• _Work to be completed_
Find the lines below that contain the string "structural". Copy each one.

• _Task inputs_
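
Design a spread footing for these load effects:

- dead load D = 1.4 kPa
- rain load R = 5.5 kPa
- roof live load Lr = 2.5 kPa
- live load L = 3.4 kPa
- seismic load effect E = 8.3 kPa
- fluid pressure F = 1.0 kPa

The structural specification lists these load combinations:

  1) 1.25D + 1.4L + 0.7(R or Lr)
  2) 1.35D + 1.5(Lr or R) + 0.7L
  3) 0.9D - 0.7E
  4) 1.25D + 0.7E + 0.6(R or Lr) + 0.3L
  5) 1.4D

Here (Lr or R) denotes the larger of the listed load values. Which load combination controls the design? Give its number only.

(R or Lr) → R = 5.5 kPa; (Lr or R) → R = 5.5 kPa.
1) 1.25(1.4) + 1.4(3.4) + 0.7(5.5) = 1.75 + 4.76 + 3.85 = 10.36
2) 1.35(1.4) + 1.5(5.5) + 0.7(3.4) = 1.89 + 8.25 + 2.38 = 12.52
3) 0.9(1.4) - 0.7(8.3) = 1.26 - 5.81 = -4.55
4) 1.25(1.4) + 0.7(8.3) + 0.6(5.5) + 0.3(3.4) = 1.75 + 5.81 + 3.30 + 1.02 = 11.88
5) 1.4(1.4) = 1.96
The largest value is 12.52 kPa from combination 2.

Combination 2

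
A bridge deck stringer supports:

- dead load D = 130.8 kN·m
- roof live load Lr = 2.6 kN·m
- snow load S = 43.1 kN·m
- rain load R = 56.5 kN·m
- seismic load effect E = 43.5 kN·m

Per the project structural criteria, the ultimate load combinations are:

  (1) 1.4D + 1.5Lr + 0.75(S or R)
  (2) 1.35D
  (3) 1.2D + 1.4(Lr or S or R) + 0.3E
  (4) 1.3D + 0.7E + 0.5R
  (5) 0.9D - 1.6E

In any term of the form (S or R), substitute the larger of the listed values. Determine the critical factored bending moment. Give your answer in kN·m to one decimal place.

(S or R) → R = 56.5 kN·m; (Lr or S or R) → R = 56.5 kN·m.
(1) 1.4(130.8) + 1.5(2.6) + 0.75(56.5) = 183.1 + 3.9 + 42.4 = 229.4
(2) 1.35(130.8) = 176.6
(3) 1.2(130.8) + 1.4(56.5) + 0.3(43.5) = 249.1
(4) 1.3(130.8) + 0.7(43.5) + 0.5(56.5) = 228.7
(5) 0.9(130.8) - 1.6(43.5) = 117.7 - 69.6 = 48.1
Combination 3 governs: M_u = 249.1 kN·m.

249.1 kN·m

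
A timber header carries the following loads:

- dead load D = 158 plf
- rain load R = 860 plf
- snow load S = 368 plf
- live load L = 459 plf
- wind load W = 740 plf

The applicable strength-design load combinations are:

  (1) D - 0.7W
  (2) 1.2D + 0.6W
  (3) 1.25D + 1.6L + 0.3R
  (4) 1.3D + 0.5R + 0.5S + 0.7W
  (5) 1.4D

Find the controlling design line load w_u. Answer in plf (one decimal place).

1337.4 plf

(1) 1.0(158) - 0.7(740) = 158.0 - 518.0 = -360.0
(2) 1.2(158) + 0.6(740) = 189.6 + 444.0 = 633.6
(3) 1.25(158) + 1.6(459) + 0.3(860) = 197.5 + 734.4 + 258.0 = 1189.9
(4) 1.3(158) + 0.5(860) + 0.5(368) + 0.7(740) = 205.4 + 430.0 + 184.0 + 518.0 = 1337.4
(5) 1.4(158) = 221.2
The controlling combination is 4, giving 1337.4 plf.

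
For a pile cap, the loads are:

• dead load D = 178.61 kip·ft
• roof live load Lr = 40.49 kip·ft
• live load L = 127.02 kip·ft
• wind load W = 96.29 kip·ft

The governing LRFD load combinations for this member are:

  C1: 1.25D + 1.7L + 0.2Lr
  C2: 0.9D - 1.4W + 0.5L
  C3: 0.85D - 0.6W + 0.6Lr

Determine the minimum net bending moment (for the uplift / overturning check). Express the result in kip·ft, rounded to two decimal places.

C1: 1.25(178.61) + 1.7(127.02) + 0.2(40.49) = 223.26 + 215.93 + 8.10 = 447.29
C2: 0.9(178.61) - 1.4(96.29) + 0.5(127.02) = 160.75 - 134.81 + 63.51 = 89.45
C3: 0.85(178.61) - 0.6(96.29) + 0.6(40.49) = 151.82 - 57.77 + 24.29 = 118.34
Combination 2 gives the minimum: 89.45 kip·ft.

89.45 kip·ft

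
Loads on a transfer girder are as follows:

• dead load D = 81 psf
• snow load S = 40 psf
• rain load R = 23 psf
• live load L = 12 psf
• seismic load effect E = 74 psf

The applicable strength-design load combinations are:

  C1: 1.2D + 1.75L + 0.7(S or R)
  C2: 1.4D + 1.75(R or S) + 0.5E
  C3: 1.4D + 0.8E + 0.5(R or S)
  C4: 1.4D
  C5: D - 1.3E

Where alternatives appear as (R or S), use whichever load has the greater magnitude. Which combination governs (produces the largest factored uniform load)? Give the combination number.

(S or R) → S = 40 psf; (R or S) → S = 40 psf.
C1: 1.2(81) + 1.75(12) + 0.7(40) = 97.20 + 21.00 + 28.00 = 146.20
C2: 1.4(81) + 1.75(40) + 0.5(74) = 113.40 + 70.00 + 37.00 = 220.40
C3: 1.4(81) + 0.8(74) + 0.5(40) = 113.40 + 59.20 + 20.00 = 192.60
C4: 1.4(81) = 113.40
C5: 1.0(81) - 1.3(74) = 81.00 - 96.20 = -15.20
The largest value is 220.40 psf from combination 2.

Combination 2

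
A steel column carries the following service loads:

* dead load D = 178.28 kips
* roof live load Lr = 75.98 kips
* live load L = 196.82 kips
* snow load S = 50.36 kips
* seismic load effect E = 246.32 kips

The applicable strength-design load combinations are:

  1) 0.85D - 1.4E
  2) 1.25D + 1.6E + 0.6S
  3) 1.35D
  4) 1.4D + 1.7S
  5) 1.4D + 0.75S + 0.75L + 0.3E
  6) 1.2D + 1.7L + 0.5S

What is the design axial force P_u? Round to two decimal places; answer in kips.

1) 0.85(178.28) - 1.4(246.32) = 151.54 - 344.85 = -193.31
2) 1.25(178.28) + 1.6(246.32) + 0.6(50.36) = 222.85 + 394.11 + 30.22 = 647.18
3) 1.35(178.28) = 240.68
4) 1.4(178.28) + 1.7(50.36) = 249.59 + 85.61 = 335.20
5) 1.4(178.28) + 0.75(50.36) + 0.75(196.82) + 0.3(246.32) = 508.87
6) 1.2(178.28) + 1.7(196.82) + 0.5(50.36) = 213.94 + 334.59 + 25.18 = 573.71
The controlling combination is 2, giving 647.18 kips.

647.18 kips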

• _Output of the task_
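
The structural specification lists these load combinations:
Per the project structural criteria, the ultimate load combinations are: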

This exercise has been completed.